* INSTRUCTIONS TO FOLLOW *
Across these entries, report how many lines include the string "minimize", with nothing but the number.

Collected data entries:
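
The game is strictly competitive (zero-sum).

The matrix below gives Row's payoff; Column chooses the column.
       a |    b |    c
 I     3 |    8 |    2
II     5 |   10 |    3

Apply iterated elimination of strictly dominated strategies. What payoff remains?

3

Row I is strictly dominated by row II (5>3, 10>8, 3>2); eliminate I.
Column b is strictly dominated by a for Column (5<10); eliminate b.
Column a is strictly dominated by c for Column (3<5); eliminate a.
Only (II, c) remains, with payoff 3.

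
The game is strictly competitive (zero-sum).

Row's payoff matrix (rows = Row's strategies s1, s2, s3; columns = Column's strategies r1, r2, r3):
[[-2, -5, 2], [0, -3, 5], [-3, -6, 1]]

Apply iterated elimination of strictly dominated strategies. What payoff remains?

Column r1 is strictly dominated by r2 for Column (-5<-2, -3<0, -6<-3); eliminate r1.
Row s3 is strictly dominated by row s1 (-5>-6, 2>1); eliminate s3.
Column r3 is strictly dominated by r2 for Column (-5<2, -3<5); eliminate r3.
Row s1 is strictly dominated by row s2 (-3>-5); eliminate s1.
Only (s2, r2) remains, with payoff -3.

-3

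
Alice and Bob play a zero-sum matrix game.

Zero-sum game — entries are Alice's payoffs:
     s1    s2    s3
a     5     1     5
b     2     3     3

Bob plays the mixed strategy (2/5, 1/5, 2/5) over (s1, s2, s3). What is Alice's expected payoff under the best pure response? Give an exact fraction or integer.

21/5

a: (5)·(2/5) + (1)·(1/5) + (5)·(2/5) = 21/5.
b: (2)·(2/5) + (3)·(1/5) + (3)·(2/5) = 13/5.
The best pure response is a with expected payoff 21/5.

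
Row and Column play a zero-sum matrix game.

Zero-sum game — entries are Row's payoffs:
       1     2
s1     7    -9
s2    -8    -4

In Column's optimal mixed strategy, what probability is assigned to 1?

Row minima are -9 and -8, so Row's maximin is -8; column maxima are 7 and -4, so Column's minimax is -4. These differ, so the equilibrium is in mixed strategies.
Let Column play 1 with probability q. Row is indifferent when 7q − 9(1−q) = −8q − 4(1−q), giving q = 1/4.

1/4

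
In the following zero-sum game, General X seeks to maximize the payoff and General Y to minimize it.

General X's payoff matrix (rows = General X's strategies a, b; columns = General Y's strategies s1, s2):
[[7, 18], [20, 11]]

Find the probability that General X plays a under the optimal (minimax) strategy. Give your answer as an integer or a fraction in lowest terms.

9/20

Row minima are 7 and 11, so General X's maximin is 11; column maxima are 20 and 18, so General Y's minimax is 18. These differ, so the equilibrium is in mixed strategies.
Let General X play a with probability p. General Y is indifferent when 7p + 20(1−p) = 18p + 11(1−p), giving p = 9/20.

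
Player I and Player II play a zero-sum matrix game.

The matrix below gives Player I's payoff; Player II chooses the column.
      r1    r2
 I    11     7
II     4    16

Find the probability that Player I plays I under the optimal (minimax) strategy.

3/4

Row minima are 7 and 4, so Player I's maximin is 7; column maxima are 11 and 16, so Player II's minimax is 11. These differ, so the equilibrium is in mixed strategies.
Let Player I play I with probability p. Player II is indifferent when 11p + 4(1−p) = 7p + 16(1−p), giving p = 3/4.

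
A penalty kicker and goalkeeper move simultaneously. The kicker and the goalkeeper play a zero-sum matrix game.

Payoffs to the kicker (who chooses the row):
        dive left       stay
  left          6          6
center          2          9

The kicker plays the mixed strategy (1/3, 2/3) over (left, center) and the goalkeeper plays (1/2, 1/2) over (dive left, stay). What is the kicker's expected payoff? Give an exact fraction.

Against (1/2, 1/2), each row's expected payoff is left: 6; center: 11/2.
Taking the (1/3, 2/3)-weighted average: (1/3)·(6) + (2/3)·(11/2) = 17/3.

17/3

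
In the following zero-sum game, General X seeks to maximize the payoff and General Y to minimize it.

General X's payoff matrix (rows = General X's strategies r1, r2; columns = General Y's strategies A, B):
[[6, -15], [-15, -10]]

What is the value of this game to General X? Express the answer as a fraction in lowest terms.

Row minima are -15 and -15, so General X's maximin is -15; column maxima are 6 and -10, so General Y's minimax is -10. These differ, so the equilibrium is in mixed strategies.
Let General X play r1 with probability p. General Y is indifferent when 6p − 15(1−p) = −15p − 10(1−p), giving p = 5/26.
Let General Y play A with probability q. General X is indifferent when 6q − 15(1−q) = −15q − 10(1−q), giving q = 5/26.
The value is 6·(5/26) + (-15)·(21/26) = -285/26.

-285/26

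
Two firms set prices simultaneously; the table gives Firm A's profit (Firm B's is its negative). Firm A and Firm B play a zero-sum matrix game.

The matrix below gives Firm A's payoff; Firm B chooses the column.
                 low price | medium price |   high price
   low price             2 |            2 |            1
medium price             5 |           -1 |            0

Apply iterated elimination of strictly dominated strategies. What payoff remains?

Column low price is strictly dominated by high price for Firm B (1<2, 0<5); eliminate low price.
Row medium price is strictly dominated by row low price (2>-1, 1>0); eliminate medium price.
Column medium price is strictly dominated by high price for Firm B (1<2); eliminate medium price.
Only (low price, high price) remains, with payoff 1.

1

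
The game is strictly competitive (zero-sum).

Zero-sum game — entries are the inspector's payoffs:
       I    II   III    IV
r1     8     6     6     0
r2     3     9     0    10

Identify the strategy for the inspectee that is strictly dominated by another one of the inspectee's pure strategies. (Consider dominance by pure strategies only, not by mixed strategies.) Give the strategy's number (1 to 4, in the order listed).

The inspectee prefers columns that give the inspector less. Compare I with III: 6 < 8, 0 < 3.
So III strictly dominates I for the inspectee; I is strictly dominated.

1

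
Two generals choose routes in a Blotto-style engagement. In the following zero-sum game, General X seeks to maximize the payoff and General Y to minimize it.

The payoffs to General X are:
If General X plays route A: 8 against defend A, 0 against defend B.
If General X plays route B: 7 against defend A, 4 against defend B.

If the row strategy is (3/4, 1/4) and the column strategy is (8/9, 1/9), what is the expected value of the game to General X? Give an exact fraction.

7

Against (8/9, 1/9), each row's expected payoff is route A: 64/9; route B: 20/3.
Taking the (3/4, 1/4)-weighted average: (3/4)·(64/9) + (1/4)·(20/3) = 7.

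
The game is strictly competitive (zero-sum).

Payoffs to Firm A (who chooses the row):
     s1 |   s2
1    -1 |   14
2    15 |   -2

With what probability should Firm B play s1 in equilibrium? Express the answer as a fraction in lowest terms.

Row minima are -1 and -2, so Firm A's maximin is -1; column maxima are 15 and 14, so Firm B's minimax is 14. These differ, so the equilibrium is in mixed strategies.
Let Firm B play s1 with probability q. Firm A is indifferent when −q + 14(1−q) = 15q − 2(1−q), giving q = 1/2.

1/2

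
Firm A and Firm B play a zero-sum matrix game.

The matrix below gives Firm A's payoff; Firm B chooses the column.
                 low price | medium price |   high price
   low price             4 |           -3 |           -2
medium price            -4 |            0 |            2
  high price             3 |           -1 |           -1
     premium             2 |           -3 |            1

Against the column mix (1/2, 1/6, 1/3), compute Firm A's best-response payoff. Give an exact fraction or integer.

1

low price: (4)·(1/2) + (-3)·(1/6) + (-2)·(1/3) = 5/6.
medium price: (-4)·(1/2) + (0)·(1/6) + (2)·(1/3) = -4/3.
high price: (3)·(1/2) + (-1)·(1/6) + (-1)·(1/3) = 1.
premium: (2)·(1/2) + (-3)·(1/6) + (1)·(1/3) = 5/6.
The best pure response is high price with expected payoff 1.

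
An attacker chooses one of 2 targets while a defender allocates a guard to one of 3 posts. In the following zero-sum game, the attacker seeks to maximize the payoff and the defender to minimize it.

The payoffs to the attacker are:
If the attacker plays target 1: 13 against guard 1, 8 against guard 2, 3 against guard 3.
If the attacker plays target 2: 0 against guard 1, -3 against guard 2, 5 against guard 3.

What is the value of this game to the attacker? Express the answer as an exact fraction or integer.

Column guard 1 is strictly dominated by guard 2 for the defender (it gives the attacker more in every row).
The remaining 2×2 game on (target 1, target 2) × (guard 2, guard 3) has no saddle point. Let the attacker play target 1 with probability p; indifference gives 8p − 3(1−p) = 3p + 5(1−p), so p = 8/13.
Similarly the defender's optimal q on guard 2 is 2/13, and the value is 8·(2/13) + (3)·(11/13) = 49/13.

49/13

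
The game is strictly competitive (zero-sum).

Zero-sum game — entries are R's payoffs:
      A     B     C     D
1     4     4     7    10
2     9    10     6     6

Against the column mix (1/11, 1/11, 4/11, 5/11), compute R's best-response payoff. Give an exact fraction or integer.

1: (4)·(1/11) + (4)·(1/11) + (7)·(4/11) + (10)·(5/11) = 86/11.
2: (9)·(1/11) + (10)·(1/11) + (6)·(4/11) + (6)·(5/11) = 73/11.
The best pure response is 1 with expected payoff 86/11.

86/11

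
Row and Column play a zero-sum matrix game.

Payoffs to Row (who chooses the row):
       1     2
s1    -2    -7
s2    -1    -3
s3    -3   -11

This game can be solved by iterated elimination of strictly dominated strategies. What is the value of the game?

Row s3 is strictly dominated by row s1 (-2>-3, -7>-11); eliminate s3.
Column 1 is strictly dominated by 2 for Column (-7<-2, -3<-1); eliminate 1.
Row s1 is strictly dominated by row s2 (-3>-7); eliminate s1.
Only (s2, 2) remains, with payoff -3.

-3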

* RESPONSE FOR THIS EXERCISE *
4